■ YOUR GOAL: The full listing should be set down exactly as it reads.

■ SUPPLIED MATERIAL:
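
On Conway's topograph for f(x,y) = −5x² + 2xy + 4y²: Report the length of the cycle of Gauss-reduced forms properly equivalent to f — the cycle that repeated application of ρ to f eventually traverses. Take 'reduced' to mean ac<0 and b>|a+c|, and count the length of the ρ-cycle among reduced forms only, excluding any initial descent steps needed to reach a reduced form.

D = 84, ⌊√D⌋ = 9
river: ρ → (4,6,-3)
river: ρ → (-3,6,4)
river: ρ → (4,2,-5)
river: ρ → (-5,8,1)
river: ρ → (1,8,-5)
river: ρ → (-5,2,4)
ρ-cycle length = 6 (tail of 0 descent steps not counted)

6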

■ OUTPUT OF THE TASK:
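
On Conway's topograph for f(x,y) = −5x² + 2xy + 4y²: Report the length of the cycle of Gauss-reduced forms properly equivalent to f — the cycle that repeated application of ρ to f eventually traverses. Take 'reduced' to mean ac<0 and b>|a+c|, and count the length of the ρ-cycle among reduced forms only, excluding any initial descent steps needed to reach a reduced form.

D = 84, ⌊√D⌋ = 9
river: ρ → (4,6,-3)
river: ρ → (-3,6,4)
river: ρ → (4,2,-5)
river: ρ → (-5,8,1)
river: ρ → (1,8,-5)
river: ρ → (-5,2,4)
ρ-cycle length = 6 (tail of 0 descent steps not counted)

6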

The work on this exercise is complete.